*DATA FOR THIS EXERCISE*.
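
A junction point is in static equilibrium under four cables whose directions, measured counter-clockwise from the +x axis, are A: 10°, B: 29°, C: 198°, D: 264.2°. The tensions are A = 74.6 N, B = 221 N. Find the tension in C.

T_C ≈ 277 N

Resolve: ΣF_x = 74.6 cos 10° + 221 cos 29° + T_C cos 198° + T_D cos 264.2° = 0.
        ΣF_y = 74.6 sin 10° + 221 sin 29° + T_C sin 198° + T_D sin 264.2° = 0.
The known terms sum to (266.8, 120.1) N, so -0.9511 T_C − 0.1011 T_D = -266.8 and -0.3090 T_C − 0.9949 T_D = -120.1.
Solving simultaneously: T_C = 276.8 N, T_D = 34.74 N.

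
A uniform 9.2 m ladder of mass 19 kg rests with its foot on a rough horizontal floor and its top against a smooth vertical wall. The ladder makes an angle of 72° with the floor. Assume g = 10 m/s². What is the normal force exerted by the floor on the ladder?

ΣF_y = 0: N_floor = 19×10 = 190 N.

N_floor ≈ 190 N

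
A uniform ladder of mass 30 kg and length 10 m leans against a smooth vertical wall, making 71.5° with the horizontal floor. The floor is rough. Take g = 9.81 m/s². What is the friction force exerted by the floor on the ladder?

f ≈ 49.2 N

Torques about the foot: N_wall · 10 sin 71.5° = 30×9.81×5 cos 71.5° → N_wall = 49.236 N.
ΣF_x = 0: f_floor = N_wall = 49.236 N.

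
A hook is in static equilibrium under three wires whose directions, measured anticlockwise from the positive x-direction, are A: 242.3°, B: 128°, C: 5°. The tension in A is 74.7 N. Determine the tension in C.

Resolve: ΣF_x = 74.7 cos 242.3° + T_B cos 128° + T_C cos 5° = 0.
        ΣF_y = 74.7 sin 242.3° + T_B sin 128° + T_C sin 5° = 0.
The known terms sum to (-34.72, -66.14) N, so -0.6157 T_B + 0.9962 T_C = 34.72 and 0.7880 T_B + 0.0872 T_C = 66.14.
Solving simultaneously: T_B = 74.95 N, T_C = 81.18 N.

T_C ≈ 81.2 N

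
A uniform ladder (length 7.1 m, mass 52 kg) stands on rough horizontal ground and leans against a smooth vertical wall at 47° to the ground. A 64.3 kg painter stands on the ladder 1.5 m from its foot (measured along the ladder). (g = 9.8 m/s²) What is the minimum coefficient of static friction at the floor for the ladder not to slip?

ΣF_y = 0: N_floor = 52×9.8 + 64.3×9.8 = 1139.7 N.
Torques about the foot: N_wall · 7.1 sin 47° = 52×9.8×3.55 cos 47° + 64.3×9.8×1.5 cos 47° → N_wall = 361.75 N.
ΣF_x = 0: f_floor = N_wall = 361.75 N.
μ_min = f_floor / N_floor = 361.75 / 1139.7 = 0.3174.

μ_min ≈ 0.317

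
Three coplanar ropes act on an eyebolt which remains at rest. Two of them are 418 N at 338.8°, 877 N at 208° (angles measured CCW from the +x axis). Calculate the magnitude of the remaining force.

F ≈ 682 N

Sum the known components: ΣF_x = -384.6 N, ΣF_y = -562.9 N.
For equilibrium the remaining force must supply (−ΣF_x, −ΣF_y) = (384.6, 562.9) N.
Magnitude = √((384.6)² + (562.9)²) = 681.8 N; direction = atan2(562.9, 384.6) = 55.7°.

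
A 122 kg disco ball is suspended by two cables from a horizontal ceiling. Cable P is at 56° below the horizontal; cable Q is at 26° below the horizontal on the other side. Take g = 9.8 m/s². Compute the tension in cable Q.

Weight W = 122 × 9.8 = 1196 N acts straight down.
Horizontal: T_P cos 56° = T_Q cos 26°  →  T_P = 1.607 T_Q.
Vertical: T_P sin 56° + T_Q sin 26° = 1196.
Substituting the horizontal relation into the vertical equation gives 1.771 T_Q = 1196, so T_Q = 675.1 N.

T_Q ≈ 675 N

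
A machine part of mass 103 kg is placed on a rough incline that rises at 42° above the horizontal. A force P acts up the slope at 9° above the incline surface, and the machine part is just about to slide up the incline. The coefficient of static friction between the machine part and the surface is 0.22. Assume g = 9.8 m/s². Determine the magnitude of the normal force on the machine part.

N ≈ 621 N

On the verge of sliding up the incline, friction equals μN and acts down the slope.
Perpendicular: N + P sin 9° = W cos 42° = 750.1 N.
Along incline: P cos 9° = W sin 42° + μN  with W sin 42° = 675.4 N.
Solving the pair for P and N: P = 822.3 N, N = 621.5 N (and f = μN = 136.7 N).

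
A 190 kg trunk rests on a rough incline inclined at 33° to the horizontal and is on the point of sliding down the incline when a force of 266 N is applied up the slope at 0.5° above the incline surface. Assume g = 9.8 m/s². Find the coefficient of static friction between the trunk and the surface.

μ ≈ 0.480

On the verge of sliding down the incline, friction is at its maximum μN and acts up the slope.
Perpendicular to incline: N = W cos 33° − P sin 0.5° = 1562 − 2.321 = 1559 N.
Along incline: P cos 0.5° + μN = W sin 33° → μ = (W sin 33° − P cos 0.5°) / N = 0.4798.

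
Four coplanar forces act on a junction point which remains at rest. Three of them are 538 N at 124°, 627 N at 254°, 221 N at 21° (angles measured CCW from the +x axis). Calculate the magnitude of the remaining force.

F ≈ 278 N

Sum the known components: ΣF_x = -267.3 N, ΣF_y = -77.49 N.
For equilibrium the remaining force must supply (−ΣF_x, −ΣF_y) = (267.3, 77.49) N.
Magnitude = √((267.3)² + (77.49)²) = 278.4 N; direction = atan2(77.49, 267.3) = 16.2°.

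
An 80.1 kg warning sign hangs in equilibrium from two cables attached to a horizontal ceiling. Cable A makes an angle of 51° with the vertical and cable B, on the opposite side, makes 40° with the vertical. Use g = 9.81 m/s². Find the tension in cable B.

T_B ≈ 611 N

Angles from the horizontal: cable A is 90° − 51° = 39°, cable B is 90° − 40° = 50°.
Weight W = 80.1 × 9.81 = 785.8 N acts straight down.
Horizontal: T_A cos 39° = T_B cos 50°  →  T_A = 0.8271 T_B.
Vertical: T_A sin 39° + T_B sin 50° = 785.8.
Substituting the horizontal relation into the vertical equation gives 1.287 T_B = 785.8, so T_B = 610.8 N.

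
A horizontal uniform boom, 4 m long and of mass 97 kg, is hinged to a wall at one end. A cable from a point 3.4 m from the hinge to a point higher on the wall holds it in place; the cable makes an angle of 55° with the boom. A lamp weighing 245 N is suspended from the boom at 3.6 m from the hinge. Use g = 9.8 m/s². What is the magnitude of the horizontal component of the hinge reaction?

Take torques about the hinge: T sin 55° · 3.4 = 97×9.8×2 + 245×3.6 = 2783.2 N·m.
So T = 2783.2 / (0.8192 × 3.4) = 999.31 N.
ΣF_x = 0: H_x = T cos 55° = 573.18 N.

H_x ≈ 573 N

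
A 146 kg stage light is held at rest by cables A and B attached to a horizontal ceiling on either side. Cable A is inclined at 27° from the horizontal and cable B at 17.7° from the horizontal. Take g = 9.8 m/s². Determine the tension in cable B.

T_B ≈ 1810 N

Weight W = 146 × 9.8 = 1431 N acts straight down.
Horizontal: T_A cos 27° = T_B cos 17.7°  →  T_A = 1.069 T_B.
Vertical: T_A sin 27° + T_B sin 17.7° = 1431.
Substituting the horizontal relation into the vertical equation gives 0.7894 T_B = 1431, so T_B = 1812 N.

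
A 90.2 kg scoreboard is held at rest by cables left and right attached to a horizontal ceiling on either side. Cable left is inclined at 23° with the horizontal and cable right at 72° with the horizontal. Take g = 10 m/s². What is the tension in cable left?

T_left ≈ 280 N

Weight W = 90.2 × 10 = 902 N acts straight down.
Horizontal: T_left cos 23° = T_right cos 72°  →  T_right = 2.979 T_left.
Vertical: T_left sin 23° + T_right sin 72° = 902.
Substituting the horizontal relation into the vertical equation gives 3.224 T_left = 902, so T_left = 279.8 N.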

*TASK TO COMPLETE*.
Only the stretch of lines that begins with the one holding "A 90.2 kg scoreboard" and ends with the last line above belongs in the answer; please write it out exactly.

*RESULT BELOW*.
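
A 90.2 kg scoreboard is held at rest by cables left and right attached to a horizontal ceiling on either side. Cable left is inclined at 23° with the horizontal and cable right at 72° with the horizontal. Take g = 10 m/s². What is the tension in cable left?

T_left ≈ 280 N

Weight W = 90.2 × 10 = 902 N acts straight down.
Horizontal: T_left cos 23° = T_right cos 72°  →  T_right = 2.979 T_left.
Vertical: T_left sin 23° + T_right sin 72° = 902.
Substituting the horizontal relation into the vertical equation gives 3.224 T_left = 902, so T_left = 279.8 N.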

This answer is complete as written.